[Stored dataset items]

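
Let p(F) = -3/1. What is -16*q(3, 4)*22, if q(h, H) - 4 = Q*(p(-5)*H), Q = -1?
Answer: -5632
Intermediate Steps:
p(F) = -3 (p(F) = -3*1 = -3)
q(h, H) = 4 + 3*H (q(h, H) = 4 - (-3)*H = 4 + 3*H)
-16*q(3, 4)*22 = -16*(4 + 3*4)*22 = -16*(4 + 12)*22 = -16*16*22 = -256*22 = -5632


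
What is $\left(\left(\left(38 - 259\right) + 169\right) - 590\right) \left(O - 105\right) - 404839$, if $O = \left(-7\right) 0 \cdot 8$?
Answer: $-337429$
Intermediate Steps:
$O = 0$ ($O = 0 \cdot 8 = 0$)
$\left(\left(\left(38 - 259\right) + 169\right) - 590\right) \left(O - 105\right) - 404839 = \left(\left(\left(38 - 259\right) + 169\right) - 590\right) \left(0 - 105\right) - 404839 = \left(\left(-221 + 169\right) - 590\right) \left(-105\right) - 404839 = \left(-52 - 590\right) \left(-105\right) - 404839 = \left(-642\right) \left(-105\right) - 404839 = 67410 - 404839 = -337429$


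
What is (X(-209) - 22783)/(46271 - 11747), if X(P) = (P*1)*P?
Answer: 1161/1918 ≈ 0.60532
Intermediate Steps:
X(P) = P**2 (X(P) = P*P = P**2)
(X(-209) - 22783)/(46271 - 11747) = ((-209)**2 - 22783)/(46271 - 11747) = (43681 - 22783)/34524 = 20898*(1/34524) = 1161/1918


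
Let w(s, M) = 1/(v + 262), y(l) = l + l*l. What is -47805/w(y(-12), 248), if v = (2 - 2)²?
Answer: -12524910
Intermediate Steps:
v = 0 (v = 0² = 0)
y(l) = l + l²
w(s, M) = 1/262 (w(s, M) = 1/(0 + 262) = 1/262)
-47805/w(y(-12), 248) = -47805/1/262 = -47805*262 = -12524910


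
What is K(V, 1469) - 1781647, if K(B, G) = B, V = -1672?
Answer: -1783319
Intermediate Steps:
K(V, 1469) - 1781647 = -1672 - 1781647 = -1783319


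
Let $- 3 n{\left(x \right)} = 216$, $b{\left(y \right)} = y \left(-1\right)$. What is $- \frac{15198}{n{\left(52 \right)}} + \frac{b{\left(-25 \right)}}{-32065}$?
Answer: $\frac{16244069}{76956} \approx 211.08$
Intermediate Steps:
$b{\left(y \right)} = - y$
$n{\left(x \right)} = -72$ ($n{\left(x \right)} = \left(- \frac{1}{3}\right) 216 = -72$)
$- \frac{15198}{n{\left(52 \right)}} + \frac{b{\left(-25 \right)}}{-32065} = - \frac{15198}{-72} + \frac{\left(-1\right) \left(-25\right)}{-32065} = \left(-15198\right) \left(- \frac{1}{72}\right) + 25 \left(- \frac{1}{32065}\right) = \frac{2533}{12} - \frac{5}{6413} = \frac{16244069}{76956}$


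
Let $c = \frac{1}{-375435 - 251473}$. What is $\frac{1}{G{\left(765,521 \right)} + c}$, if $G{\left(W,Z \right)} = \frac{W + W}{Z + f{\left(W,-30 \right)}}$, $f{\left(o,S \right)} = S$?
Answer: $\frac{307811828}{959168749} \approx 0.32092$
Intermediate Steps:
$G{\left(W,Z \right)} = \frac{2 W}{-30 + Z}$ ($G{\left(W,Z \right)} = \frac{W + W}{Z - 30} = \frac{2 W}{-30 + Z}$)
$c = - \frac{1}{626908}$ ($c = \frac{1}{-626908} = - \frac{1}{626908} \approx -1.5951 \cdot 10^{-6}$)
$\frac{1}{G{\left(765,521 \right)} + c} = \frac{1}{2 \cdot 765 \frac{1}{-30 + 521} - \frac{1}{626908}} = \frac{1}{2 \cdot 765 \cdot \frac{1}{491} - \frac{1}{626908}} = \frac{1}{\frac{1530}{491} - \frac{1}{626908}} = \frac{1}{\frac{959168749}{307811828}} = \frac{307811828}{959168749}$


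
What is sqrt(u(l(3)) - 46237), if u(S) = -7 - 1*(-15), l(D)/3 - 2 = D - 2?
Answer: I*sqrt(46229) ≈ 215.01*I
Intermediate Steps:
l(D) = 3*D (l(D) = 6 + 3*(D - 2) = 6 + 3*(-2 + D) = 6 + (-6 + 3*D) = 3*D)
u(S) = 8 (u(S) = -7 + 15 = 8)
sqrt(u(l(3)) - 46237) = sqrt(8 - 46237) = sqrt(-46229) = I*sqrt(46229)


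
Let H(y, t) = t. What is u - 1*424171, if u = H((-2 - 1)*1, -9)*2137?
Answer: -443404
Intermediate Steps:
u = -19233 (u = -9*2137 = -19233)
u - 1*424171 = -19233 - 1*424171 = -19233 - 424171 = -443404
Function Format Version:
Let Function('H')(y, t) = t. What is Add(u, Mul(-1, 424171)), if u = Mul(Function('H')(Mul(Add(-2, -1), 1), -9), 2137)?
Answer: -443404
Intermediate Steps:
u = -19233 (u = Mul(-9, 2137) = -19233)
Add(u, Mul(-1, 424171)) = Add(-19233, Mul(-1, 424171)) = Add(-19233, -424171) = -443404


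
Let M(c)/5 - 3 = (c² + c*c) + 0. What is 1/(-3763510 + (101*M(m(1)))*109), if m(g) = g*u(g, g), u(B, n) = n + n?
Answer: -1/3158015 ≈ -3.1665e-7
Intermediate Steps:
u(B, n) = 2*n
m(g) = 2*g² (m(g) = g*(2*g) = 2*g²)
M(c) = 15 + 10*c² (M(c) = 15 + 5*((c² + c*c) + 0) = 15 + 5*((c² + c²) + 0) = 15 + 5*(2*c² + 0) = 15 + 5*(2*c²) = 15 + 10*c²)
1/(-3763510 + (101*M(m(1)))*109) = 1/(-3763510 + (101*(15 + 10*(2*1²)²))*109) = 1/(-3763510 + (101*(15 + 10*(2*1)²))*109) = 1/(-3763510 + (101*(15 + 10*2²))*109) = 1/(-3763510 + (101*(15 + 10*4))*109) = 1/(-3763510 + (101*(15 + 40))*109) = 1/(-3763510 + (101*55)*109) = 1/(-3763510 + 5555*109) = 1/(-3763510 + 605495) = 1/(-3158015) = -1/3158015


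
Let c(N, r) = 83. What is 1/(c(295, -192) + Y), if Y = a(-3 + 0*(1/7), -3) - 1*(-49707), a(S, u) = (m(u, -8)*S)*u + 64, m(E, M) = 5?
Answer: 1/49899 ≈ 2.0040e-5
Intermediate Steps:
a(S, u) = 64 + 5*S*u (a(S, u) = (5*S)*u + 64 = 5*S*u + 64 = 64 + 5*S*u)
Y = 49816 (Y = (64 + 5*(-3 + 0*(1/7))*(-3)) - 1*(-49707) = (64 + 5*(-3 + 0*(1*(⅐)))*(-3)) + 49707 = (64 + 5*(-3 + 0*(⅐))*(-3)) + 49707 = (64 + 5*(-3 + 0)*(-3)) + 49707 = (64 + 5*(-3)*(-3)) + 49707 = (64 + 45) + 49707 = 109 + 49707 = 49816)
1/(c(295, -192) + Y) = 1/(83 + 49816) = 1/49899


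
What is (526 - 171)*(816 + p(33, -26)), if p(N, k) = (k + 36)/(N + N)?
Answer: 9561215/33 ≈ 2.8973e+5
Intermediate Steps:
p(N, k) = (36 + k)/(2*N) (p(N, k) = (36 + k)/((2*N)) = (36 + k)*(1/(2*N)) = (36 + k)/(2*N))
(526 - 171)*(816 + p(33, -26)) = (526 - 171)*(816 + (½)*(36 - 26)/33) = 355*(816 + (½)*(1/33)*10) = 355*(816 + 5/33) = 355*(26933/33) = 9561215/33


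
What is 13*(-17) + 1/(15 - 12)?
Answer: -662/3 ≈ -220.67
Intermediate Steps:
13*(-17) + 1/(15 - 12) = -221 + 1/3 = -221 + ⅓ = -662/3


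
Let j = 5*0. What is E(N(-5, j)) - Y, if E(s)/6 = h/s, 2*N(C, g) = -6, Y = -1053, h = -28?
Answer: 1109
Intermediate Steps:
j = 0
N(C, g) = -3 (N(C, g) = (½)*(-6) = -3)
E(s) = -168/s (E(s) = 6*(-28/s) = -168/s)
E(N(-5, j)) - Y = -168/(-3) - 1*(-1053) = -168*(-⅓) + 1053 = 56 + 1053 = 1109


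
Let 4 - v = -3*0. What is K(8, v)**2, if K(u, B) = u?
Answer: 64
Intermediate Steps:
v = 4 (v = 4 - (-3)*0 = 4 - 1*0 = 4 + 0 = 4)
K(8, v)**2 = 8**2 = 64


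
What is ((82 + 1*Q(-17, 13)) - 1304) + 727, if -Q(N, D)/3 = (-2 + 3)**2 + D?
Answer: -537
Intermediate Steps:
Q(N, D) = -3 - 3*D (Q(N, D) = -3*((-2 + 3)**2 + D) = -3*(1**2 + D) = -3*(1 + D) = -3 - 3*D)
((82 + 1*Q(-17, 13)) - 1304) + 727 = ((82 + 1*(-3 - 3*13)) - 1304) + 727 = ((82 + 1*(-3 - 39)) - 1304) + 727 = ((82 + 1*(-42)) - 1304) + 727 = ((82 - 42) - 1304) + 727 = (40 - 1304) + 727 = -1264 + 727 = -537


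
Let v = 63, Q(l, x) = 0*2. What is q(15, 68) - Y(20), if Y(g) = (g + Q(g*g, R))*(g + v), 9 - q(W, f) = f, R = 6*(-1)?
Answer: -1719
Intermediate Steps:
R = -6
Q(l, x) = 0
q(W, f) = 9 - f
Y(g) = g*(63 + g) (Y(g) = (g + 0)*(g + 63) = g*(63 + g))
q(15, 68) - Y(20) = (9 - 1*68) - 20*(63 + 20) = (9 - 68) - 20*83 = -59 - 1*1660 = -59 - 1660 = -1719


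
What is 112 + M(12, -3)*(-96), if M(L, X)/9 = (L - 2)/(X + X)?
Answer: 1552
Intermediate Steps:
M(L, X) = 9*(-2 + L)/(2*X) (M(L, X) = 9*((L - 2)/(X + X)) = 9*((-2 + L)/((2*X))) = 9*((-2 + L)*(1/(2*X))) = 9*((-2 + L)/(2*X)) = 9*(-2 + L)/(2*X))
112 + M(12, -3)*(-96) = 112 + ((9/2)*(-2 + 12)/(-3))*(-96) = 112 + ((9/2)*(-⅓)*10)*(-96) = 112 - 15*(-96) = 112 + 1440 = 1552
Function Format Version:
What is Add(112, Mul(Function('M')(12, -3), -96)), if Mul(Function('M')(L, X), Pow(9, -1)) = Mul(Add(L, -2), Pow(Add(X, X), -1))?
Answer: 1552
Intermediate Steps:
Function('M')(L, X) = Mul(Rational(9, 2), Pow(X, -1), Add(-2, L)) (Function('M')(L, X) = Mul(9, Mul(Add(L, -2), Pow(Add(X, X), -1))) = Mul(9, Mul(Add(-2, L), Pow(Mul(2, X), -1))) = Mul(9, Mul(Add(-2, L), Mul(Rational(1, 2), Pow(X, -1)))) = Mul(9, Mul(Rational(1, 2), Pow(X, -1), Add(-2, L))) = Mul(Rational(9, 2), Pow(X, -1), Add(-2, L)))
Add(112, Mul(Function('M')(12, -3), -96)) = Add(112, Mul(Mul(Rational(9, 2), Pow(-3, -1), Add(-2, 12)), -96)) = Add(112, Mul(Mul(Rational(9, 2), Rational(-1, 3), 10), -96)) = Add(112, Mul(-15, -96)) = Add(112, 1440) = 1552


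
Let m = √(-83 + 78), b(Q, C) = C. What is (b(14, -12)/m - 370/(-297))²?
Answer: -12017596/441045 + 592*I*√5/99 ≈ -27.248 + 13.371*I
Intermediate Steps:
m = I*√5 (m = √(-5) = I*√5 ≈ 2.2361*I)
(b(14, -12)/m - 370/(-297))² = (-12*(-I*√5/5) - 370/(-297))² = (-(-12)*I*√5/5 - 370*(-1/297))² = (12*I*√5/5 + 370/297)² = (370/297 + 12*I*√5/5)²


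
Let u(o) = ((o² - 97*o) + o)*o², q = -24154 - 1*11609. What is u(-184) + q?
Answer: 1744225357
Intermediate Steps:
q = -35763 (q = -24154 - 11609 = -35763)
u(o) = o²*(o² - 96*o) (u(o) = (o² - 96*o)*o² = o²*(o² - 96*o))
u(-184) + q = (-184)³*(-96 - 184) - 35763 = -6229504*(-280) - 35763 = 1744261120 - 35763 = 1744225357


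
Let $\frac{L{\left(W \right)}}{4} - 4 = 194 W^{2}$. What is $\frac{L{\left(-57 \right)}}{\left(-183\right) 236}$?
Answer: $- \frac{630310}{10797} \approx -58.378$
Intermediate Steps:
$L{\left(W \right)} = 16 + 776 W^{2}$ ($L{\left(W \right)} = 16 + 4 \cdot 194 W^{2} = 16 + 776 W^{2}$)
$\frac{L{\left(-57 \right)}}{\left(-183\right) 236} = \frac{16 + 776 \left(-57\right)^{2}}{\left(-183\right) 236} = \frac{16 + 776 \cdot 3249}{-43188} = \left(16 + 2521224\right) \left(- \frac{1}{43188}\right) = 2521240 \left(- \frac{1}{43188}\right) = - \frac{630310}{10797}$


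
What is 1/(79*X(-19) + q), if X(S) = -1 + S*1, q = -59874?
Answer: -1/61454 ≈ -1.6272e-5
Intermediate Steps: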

AIM OF THE EXERCISE:
There is a run of lines above from the one with "Let j = 5*0." to the one with "Answer: -537"; print exactly that run, both ends included, and nothing else.

WRITTEN ANSWER:
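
Let j = 5*0. What is E(N(-5, j)) - Y, if E(s)/6 = h/s, 2*N(C, g) = -6, Y = -1053, h = -28?
Answer: 1109
Intermediate Steps:
j = 0
N(C, g) = -3 (N(C, g) = (½)*(-6) = -3)
E(s) = -168/s (E(s) = 6*(-28/s) = -168/s)
E(N(-5, j)) - Y = -168/(-3) - 1*(-1053) = -168*(-⅓) + 1053 = 56 + 1053 = 1109


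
Let 4 - v = -3*0. What is K(8, v)**2, if K(u, B) = u?
Answer: 64
Intermediate Steps:
v = 4 (v = 4 - (-3)*0 = 4 - 1*0 = 4 + 0 = 4)
K(8, v)**2 = 8**2 = 64


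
What is ((82 + 1*Q(-17, 13)) - 1304) + 727, if -Q(N, D)/3 = (-2 + 3)**2 + D?
Answer: -537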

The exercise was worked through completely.